_Task data_
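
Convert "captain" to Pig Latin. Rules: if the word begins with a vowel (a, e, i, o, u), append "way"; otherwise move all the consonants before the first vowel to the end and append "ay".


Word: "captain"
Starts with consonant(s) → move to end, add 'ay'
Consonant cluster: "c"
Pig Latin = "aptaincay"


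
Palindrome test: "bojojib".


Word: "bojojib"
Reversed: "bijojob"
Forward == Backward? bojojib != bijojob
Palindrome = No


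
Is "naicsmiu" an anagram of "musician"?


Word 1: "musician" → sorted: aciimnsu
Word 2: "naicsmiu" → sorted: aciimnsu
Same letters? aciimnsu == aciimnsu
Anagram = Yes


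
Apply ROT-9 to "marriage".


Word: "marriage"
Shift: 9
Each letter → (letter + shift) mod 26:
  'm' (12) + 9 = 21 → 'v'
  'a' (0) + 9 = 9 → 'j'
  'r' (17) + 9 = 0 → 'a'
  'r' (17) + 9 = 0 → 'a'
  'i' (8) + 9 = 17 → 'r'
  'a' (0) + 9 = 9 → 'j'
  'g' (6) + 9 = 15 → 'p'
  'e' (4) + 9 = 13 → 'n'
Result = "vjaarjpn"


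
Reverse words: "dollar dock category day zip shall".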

...

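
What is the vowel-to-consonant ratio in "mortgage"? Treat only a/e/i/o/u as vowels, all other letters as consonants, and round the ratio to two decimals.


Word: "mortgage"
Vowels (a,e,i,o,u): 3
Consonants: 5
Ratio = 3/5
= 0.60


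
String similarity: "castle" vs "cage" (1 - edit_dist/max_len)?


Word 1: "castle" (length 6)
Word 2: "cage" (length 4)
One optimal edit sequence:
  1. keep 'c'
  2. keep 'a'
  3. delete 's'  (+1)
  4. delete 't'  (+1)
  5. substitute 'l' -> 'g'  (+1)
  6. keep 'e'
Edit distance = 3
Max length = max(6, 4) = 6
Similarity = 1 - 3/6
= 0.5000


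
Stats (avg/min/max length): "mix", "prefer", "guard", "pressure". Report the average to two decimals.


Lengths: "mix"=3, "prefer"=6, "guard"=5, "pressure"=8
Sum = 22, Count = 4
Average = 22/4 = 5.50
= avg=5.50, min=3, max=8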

_Exercise instructions_
From the records above, reproduce exactly the lines from the one with "an anagram of" to the one with "dock category day", both included, and no others.

_Answer for this exercise_
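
Is "naicsmiu" an anagram of "musician"?


Word 1: "musician" → sorted: aciimnsu
Word 2: "naicsmiu" → sorted: aciimnsu
Same letters? aciimnsu == aciimnsu
Anagram = Yes


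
Apply ROT-9 to "marriage".


Word: "marriage"
Shift: 9
Each letter → (letter + shift) mod 26:
  'm' (12) + 9 = 21 → 'v'
  'a' (0) + 9 = 9 → 'j'
  'r' (17) + 9 = 0 → 'a'
  'r' (17) + 9 = 0 → 'a'
  'i' (8) + 9 = 17 → 'r'
  'a' (0) + 9 = 9 → 'j'
  'g' (6) + 9 = 15 → 'p'
  'e' (4) + 9 = 13 → 'n'
Result = "vjaarjpn"


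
Reverse words: "dollar dock category day zip shall".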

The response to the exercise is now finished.